Extracted records START
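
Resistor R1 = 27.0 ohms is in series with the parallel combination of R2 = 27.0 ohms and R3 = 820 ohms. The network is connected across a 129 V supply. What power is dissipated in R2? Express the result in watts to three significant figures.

First combine the parallel branches into one equivalent R_p, then R1 + R_p is a series pair.
R_p = (27.0×820)/(27.0+820) = 26.14 Ω
R_total = 27.0 + 26.14 = 53.14 Ω
I = V / R_total = 129 / 53.14 = 2.428 A
Voltage across the parallel pair: V_p = I × R_p = 2.428 × 26.14 = 63.46 V
With V_p across R2, its power is V_p²/R2.
P_R2 = (63.46)² / 27.0 = 149.1 W

149 W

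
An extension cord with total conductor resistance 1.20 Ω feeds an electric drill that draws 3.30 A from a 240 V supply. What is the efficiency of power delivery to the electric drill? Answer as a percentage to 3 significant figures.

The extension cord carries the full 3.30 A.
P_line = I² R_line = (3.300)² × 1.20 = 13.07 W
P_source = V I = 240 × 3.300 = 792.0 W; P_load = 778.9 W
η = P_load / P_source = 778.9 / 792.0 = 0.9835

98.3 %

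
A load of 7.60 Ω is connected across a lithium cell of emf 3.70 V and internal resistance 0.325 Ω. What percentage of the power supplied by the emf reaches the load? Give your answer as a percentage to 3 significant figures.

η = P_load/(P_load+P_int) = I²R/(I²R+I²r) = R/(R+r) — the I² cancels for series elements.
η = R / (R + r) = 7.60 / (7.60 + 0.325) = 0.9590

95.9 %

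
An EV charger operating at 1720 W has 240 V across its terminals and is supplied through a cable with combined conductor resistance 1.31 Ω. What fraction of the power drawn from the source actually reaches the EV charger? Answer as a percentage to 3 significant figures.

I = P / V = 1720 / 240 = 7.167 A through the cable.
P_line = I² R_line = (7.167)² × 1.31 = 67.28 W
P_source = P_load + P_line = 1720 + 67.28 = 1787 W
η = P_load / P_source = 1720 / 1787 = 0.9624

96.2 %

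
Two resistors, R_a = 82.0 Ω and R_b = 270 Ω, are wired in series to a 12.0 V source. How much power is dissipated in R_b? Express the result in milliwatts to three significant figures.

314 mW

Since the resistors are in series they all carry the loop current I = V/R_total; the power in any one is I²R.
R_total = 82.0 + 270 = 352.0 Ω
I = V / R_total = 12.0 / 352.0 = 0.03409 A
P_R_b = I² × R_b = (0.03409)² × 270 = 0.3138 W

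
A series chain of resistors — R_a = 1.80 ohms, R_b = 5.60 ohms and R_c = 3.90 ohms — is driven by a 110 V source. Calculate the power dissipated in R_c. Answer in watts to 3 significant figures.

370 W

Series elements share the same current, so find I first, then use P = I²R.
R_total = 1.80 + 5.60 + 3.90 = 11.30 Ω
I = V / R_total = 110 / 11.30 = 9.735 A
P_R_c = I² × R_c = (9.735)² × 3.90 = 369.6 W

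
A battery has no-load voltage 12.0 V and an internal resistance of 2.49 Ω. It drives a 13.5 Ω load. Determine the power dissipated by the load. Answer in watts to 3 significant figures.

Load and internal resistance form a series loop — compute the loop current, then the load power via I²R.
I = ε / (r + R) = 12.0 / (2.49 + 13.5) = 0.7505 A
P_load = I² R = (0.7505)² × 13.5 = 7.603 W

7.60 W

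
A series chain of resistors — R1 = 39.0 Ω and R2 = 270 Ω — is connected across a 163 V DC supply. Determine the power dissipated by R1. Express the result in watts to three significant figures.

Since the resistors are in series they all carry the loop current I = V/R_total; the power in any one is I²R.
R_total = 39.0 + 270 = 309.0 Ω
I = V / R_total = 163 / 309.0 = 0.5275 A
P_R1 = I² × R1 = (0.5275)² × 39.0 = 10.85 W

10.9 W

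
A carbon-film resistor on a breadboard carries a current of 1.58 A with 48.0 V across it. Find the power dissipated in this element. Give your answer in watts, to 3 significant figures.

75.8 W

Since both terminal voltage and current are stated, P = V I gives the power in one step.
P = 48.0 V × 1.580 A = 75.84 W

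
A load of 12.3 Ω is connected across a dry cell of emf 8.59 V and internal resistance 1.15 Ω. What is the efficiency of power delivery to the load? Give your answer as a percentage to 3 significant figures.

Both r and R carry the same current, so the power split is just the resistance split: η = R/(R+r).
η = R / (R + r) = 12.3 / (12.3 + 1.15) = 0.9145

91.4 %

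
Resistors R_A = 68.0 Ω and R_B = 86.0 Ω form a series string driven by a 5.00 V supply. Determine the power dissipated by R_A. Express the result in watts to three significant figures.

Every series element carries the same I. Get I from the total resistance, then P = I² × R_A.
R_total = 68.0 + 86.0 = 154.0 Ω
I = V / R_total = 5.00 / 154.0 = 0.03247 A
P_R_A = I² × R_A = (0.03247)² × 68.0 = 0.07168 W

0.0717 W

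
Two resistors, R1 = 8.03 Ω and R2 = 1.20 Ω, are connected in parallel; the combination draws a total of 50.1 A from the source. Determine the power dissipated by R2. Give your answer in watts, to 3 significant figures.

Parallel branches share V, not I — compute V via R_eq, then use V²/R for the target branch.
1/R_eq = 1/8.03 + 1/1.20 ⇒ R_eq = 1.044 Ω
V = I_total × R_eq = 50.10 × 1.044 = 52.30 V
P_R2 = V² / R2 = (52.30)² / 1.20 = 2280 W

2280 W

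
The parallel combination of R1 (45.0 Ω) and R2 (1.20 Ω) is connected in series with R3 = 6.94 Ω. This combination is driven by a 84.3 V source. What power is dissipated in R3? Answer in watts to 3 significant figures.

750 W

First find R_p for the parallel pair, then treat R_p + R3 as a series loop.
R_p = (45.0×1.20)/(45.0+1.20) = 1.169 Ω
R_total = R_p + 6.94 = 1.169 + 6.94 = 8.109 Ω
I = V / R_total = 84.3 / 8.109 = 10.40 A
R3 is the series element, so its power is I²R.
P_R3 = (10.40)² × 6.94 = 750.1 W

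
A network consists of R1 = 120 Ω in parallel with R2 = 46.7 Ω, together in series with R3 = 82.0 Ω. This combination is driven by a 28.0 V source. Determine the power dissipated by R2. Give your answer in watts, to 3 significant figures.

1.42 W

Combine R1 and R2 into their parallel equivalent first, reducing the network to two series resistors.
R_p = (120×46.7)/(120+46.7) = 33.62 Ω
R_total = R_p + 82.0 = 33.62 + 82.0 = 115.6 Ω
I = V / R_total = 28.0 / 115.6 = 0.2422 A
Voltage across the parallel pair: V_p = I × R_p = 0.2422 × 33.62 = 8.141 V
R2 sits across V_p; its power is V_p²/R.
P_R2 = (8.141)² / 46.7 = 1.419 W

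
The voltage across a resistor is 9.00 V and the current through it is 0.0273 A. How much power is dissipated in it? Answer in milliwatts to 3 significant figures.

246 mW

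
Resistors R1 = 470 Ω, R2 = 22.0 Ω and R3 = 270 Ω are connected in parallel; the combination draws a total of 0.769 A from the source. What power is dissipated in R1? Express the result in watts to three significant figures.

0.478 W

The branches share the same voltage, but only the total current is given — find V from the equivalent resistance first.
1/R_eq = 1/470 + 1/22.0 + 1/270 ⇒ R_eq = 19.50 Ω
V = I_total × R_eq = 0.7690 × 19.50 = 14.99 V
P_R1 = V² / R1 = (14.99)² / 470 = 0.4784 W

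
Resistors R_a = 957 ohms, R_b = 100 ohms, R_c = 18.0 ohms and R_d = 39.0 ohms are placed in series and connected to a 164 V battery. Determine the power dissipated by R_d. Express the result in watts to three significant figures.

Series elements share the same current, so find I first, then use P = I²R.
R_total = 957 + 100 + 18.0 + 39.0 = 1114 Ω
I = V / R_total = 164 / 1114 = 0.1472 A
P_R_d = I² × R_d = (0.1472)² × 39.0 = 0.8452 W

0.845 W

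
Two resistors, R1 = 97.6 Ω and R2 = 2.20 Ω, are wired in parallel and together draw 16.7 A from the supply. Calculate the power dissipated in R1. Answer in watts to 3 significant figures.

Only the total current is stated, so first find the parallel equivalent to get the voltage across the combination.
1/R_eq = 1/97.6 + 1/2.20 ⇒ R_eq = 2.152 Ω
V = I_total × R_eq = 16.70 × 2.152 = 35.93 V
P_R1 = V² / R1 = (35.93)² / 97.6 = 13.23 W

13.2 W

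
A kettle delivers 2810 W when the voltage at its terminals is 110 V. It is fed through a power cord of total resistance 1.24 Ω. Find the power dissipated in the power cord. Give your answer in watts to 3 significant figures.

Only the current and the line resistance are needed for the I²R loss.
I = P / V = 2810 / 110 = 25.55 A through the power cord.
P_line = I² R_line = (25.55)² × 1.24 = 809.2 W

809 W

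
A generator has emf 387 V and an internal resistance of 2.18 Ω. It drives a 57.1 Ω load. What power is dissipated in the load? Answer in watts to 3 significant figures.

Load and internal resistance form a series loop — compute the loop current, then the load power via I²R.
I = ε / (r + R) = 387 / (2.18 + 57.1) = 6.528 A
P_load = I² R = (6.528)² × 57.1 = 2434 W

2430 W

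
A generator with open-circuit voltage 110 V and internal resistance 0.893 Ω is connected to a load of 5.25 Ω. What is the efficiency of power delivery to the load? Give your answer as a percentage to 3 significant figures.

85.5 %

Efficiency is P_load / P_total. With a series r and R sharing the same I, P = I²R for each, so η = R/(R+r).
η = R / (R + r) = 5.25 / (5.25 + 0.893) = 0.8546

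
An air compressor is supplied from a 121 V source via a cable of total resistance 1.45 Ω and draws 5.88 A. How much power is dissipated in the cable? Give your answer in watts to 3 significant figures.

50.1 W

Line loss is just I²R for the cable — we know both I and R_line directly.
The cable carries the full 5.88 A.
P_line = I² R_line = (5.880)² × 1.45 = 50.13 W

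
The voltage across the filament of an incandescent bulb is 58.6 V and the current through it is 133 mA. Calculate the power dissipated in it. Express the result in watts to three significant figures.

Since both terminal voltage and current are stated, P = V I gives the power in one step.
P = 58.6 V × 0.1330 A = 7.794 W

7.79 W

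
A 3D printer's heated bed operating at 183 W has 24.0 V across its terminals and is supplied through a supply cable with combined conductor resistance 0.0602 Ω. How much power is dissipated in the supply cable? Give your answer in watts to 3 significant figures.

The supply cable and load are in series, so the same current flows in both; the loss is I²R_line.
I = P / V = 183 / 24.0 = 7.625 A through the supply cable.
P_line = I² R_line = (7.625)² × 0.0602 = 3.500 W

3.50 W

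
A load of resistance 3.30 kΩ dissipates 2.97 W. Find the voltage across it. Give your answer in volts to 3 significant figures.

99.0 V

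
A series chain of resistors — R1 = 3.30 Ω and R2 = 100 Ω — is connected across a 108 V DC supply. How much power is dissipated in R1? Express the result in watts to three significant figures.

The current is common to all series resistors; compute it, then apply P = I²R for the target.
R_total = 3.30 + 100 = 103.3 Ω
I = V / R_total = 108 / 103.3 = 1.045 A
P_R1 = I² × R1 = (1.045)² × 3.30 = 3.607 W

3.61 W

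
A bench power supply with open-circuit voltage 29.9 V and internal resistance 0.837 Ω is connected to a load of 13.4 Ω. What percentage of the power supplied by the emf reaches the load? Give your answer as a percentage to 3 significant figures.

η = P_load/(P_load+P_int) = I²R/(I²R+I²r) = R/(R+r) — the I² cancels for series elements.
η = R / (R + r) = 13.4 / (13.4 + 0.837) = 0.9412

94.1 %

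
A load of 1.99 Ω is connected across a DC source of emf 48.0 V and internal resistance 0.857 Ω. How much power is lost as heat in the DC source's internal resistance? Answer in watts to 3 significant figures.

244 W

The internal resistance carries the same current as the load; P_int = I²r.
I = ε / (r + R) = 48.0 / (0.857 + 1.99) = 16.86 A
P_int = I² r = (16.86)² × 0.857 = 243.6 W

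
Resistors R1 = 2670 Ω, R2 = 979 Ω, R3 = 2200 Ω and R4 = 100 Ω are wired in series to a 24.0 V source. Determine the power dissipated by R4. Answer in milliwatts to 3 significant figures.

1.63 mW

Series elements share the same current, so find I first, then use P = I²R.
R_total = 2670 + 979 + 2200 + 100 = 5949 Ω
I = V / R_total = 24.0 / 5949 = 0.004034 A
P_R4 = I² × R4 = (0.004034)² × 100 = 0.001628 W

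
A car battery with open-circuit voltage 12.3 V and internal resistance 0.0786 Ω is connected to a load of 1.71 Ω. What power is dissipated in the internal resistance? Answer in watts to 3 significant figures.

3.72 W

The internal resistance carries the same current as the load; P_int = I²r.
I = ε / (r + R) = 12.3 / (0.0786 + 1.71) = 6.877 A
P_int = I² r = (6.877)² × 0.0786 = 3.717 W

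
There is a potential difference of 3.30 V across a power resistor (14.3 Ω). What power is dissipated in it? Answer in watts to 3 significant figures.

0.762 W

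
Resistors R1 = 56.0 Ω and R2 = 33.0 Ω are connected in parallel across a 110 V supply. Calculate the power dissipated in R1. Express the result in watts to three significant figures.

216 W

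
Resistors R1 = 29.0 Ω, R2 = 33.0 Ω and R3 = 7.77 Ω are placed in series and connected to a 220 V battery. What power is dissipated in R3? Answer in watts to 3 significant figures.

Series elements share the same current, so find I first, then use P = I²R.
R_total = 29.0 + 33.0 + 7.77 = 69.77 Ω
I = V / R_total = 220 / 69.77 = 3.153 A
P_R3 = I² × R3 = (3.153)² × 7.77 = 77.26 W

77.3 W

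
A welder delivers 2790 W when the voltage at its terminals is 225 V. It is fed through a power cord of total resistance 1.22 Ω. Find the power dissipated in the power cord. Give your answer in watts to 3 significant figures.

188 W

Only the current and the line resistance are needed for the I²R loss.
I = P / V = 2790 / 225 = 12.40 A through the power cord.
P_line = I² R_line = (12.40)² × 1.22 = 187.6 W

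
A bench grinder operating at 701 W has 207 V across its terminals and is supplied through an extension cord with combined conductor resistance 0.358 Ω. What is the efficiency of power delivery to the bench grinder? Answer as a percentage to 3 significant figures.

99.4 %

I = P / V = 701 / 207 = 3.386 A through the extension cord.
P_line = I² R_line = (3.386)² × 0.358 = 4.106 W
P_source = P_load + P_line = 701.0 + 4.106 = 705.1 W
η = P_load / P_source = 701.0 / 705.1 = 0.9942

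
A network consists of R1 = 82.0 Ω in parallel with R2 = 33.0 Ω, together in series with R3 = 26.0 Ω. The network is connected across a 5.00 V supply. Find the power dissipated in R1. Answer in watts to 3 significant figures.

0.0688 W

Collapse the R1‖R2 pair into one equivalent R_p; then R_p and R3 form a series string.
R_p = (82.0×33.0)/(82.0+33.0) = 23.53 Ω
R_total = R_p + 26.0 = 23.53 + 26.0 = 49.53 Ω
I = V / R_total = 5.00 / 49.53 = 0.1009 A
Voltage across the parallel pair: V_p = I × R_p = 0.1009 × 23.53 = 2.375 V
R1 sits across V_p; its power is V_p²/R.
P_R1 = (2.375)² / 82.0 = 0.06881 W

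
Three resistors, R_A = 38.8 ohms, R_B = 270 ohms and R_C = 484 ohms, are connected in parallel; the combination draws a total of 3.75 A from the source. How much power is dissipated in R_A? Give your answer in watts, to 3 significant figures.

Parallel branches share V, not I — compute V via R_eq, then use V²/R for the target branch.
1/R_eq = 1/38.8 + 1/270 + 1/484 ⇒ R_eq = 31.70 Ω
V = I_total × R_eq = 3.750 × 31.70 = 118.9 V
P_R_A = V² / R_A = (118.9)² / 38.8 = 364.3 W

364 W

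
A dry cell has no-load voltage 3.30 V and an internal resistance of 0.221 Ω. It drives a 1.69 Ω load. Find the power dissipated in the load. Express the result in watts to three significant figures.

5.04 W

Load and internal resistance form a series loop — compute the loop current, then the load power via I²R.
I = ε / (r + R) = 3.30 / (0.221 + 1.69) = 1.727 A
P_load = I² R = (1.727)² × 1.69 = 5.040 W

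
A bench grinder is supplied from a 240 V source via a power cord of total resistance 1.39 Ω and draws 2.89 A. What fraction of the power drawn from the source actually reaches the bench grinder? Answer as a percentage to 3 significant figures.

The power cord carries the full 2.89 A.
P_line = I² R_line = (2.890)² × 1.39 = 11.61 W
P_source = V I = 240 × 2.890 = 693.6 W; P_load = 682.0 W
η = P_load / P_source = 682.0 / 693.6 = 0.9833

98.3 %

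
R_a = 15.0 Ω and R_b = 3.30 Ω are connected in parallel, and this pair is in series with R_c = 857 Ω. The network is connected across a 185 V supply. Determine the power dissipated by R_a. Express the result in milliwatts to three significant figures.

Combine R_a and R_b into their parallel equivalent first, reducing the network to two series resistors.
R_p = (15.0×3.30)/(15.0+3.30) = 2.705 Ω
R_total = R_p + 857 = 2.705 + 857 = 859.7 Ω
I = V / R_total = 185 / 859.7 = 0.2152 A
Voltage across the parallel pair: V_p = I × R_p = 0.2152 × 2.705 = 0.5821 V
Use P = V²/R for R_a with V = V_p.
P_R_a = (0.5821)² / 15.0 = 0.02259 W

22.6 mW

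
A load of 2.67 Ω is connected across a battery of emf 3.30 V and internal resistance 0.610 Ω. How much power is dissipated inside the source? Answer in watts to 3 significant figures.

0.617 W

The source's internal resistance is just another series element carrying I; its dissipation is I²r.
I = ε / (r + R) = 3.30 / (0.610 + 2.67) = 1.006 A
P_int = I² r = (1.006)² × 0.610 = 0.6175 W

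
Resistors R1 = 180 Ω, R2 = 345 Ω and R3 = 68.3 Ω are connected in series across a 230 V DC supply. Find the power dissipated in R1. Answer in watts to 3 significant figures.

27.1 W

Series elements share the same current, so find I first, then use P = I²R.
R_total = 180 + 345 + 68.3 = 593.3 Ω
I = V / R_total = 230 / 593.3 = 0.3877 A
P_R1 = I² × R1 = (0.3877)² × 180 = 27.05 W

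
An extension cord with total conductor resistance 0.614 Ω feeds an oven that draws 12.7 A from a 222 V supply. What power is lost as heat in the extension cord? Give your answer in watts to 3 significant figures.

Only the current and the line resistance are needed for the I²R loss.
The extension cord carries the full 12.7 A.
P_line = I² R_line = (12.70)² × 0.614 = 99.03 W

99.0 W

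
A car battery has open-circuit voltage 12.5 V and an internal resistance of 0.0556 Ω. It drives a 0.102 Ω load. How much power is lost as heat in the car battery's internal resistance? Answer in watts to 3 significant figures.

350 W

Internal loss is I²r, with I set by the total series resistance r+R.
I = ε / (r + R) = 12.5 / (0.0556 + 0.102) = 79.31 A
P_int = I² r = (79.31)² × 0.0556 = 349.8 W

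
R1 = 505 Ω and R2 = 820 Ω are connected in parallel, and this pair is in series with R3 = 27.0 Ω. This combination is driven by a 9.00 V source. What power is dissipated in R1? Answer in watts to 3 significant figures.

Collapse the R1‖R2 pair into one equivalent R_p; then R_p and R3 form a series string.
R_p = (505×820)/(505+820) = 312.5 Ω
R_total = R_p + 27.0 = 312.5 + 27.0 = 339.5 Ω
I = V / R_total = 9.00 / 339.5 = 0.02651 A
Voltage across the parallel pair: V_p = I × R_p = 0.02651 × 312.5 = 8.284 V
R1 sits across V_p; its power is V_p²/R.
P_R1 = (8.284)² / 505 = 0.1359 W

0.136 W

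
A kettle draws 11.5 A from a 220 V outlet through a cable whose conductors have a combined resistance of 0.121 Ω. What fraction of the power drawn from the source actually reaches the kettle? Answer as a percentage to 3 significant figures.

99.4 %

The cable carries the full 11.5 A.
P_line = I² R_line = (11.50)² × 0.121 = 16.00 W
P_source = V I = 220 × 11.50 = 2530 W; P_load = 2514 W
η = P_load / P_source = 2514 / 2530 = 0.9937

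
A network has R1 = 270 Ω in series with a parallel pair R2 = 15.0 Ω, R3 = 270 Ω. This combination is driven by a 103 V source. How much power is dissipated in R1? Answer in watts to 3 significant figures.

35.5 W

Replace R2 and R3 with their parallel equivalent so the circuit becomes R1 in series with R_p.
R_p = (15.0×270)/(15.0+270) = 14.21 Ω
R_total = 270 + 14.21 = 284.2 Ω
I = V / R_total = 103 / 284.2 = 0.3624 A
All the current flows through R1; use P = I²R.
P_R1 = (0.3624)² × 270 = 35.46 W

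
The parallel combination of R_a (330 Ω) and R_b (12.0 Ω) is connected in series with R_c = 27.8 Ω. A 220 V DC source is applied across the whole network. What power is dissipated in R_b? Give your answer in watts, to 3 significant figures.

Combine R_a and R_b into their parallel equivalent first, reducing the network to two series resistors.
R_p = (330×12.0)/(330+12.0) = 11.58 Ω
R_total = R_p + 27.8 = 11.58 + 27.8 = 39.38 Ω
I = V / R_total = 220 / 39.38 = 5.587 A
Voltage across the parallel pair: V_p = I × R_p = 5.587 × 11.58 = 64.69 V
R_b sits across V_p; its power is V_p²/R.
P_R_b = (64.69)² / 12.0 = 348.7 W

349 W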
Extracted records END
» **Work to complete**:
The answer should be exactly the lines from the one that contains "A kettle draws" through the end of the entries, both ends included, and nothing besides.

» **Answer space**:
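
A kettle draws 11.5 A from a 220 V outlet through a cable whose conductors have a combined resistance of 0.121 Ω. What fraction of the power drawn from the source actually reaches the kettle? Answer as a percentage to 3 significant figures.

99.4 %

The cable carries the full 11.5 A.
P_line = I² R_line = (11.50)² × 0.121 = 16.00 W
P_source = V I = 220 × 11.50 = 2530 W; P_load = 2514 W
η = P_load / P_source = 2514 / 2530 = 0.9937

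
A network has R1 = 270 Ω in series with a parallel pair R2 = 15.0 Ω, R3 = 270 Ω. This combination is driven by a 103 V source. How much power is dissipated in R1? Answer in watts to 3 significant figures.

35.5 W

Replace R2 and R3 with their parallel equivalent so the circuit becomes R1 in series with R_p.
R_p = (15.0×270)/(15.0+270) = 14.21 Ω
R_total = 270 + 14.21 = 284.2 Ω
I = V / R_total = 103 / 284.2 = 0.3624 A
All the current flows through R1; use P = I²R.
P_R1 = (0.3624)² × 270 = 35.46 W

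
The parallel combination of R_a (330 Ω) and R_b (12.0 Ω) is connected in series with R_c = 27.8 Ω. A 220 V DC source is applied across the whole network. What power is dissipated in R_b? Give your answer in watts, to 3 significant figures.

Combine R_a and R_b into their parallel equivalent first, reducing the network to two series resistors.
R_p = (330×12.0)/(330+12.0) = 11.58 Ω
R_total = R_p + 27.8 = 11.58 + 27.8 = 39.38 Ω
I = V / R_total = 220 / 39.38 = 5.587 A
Voltage across the parallel pair: V_p = I × R_p = 5.587 × 11.58 = 64.69 V
R_b sits across V_p; its power is V_p²/R.
P_R_b = (64.69)² / 12.0 = 348.7 W

349 W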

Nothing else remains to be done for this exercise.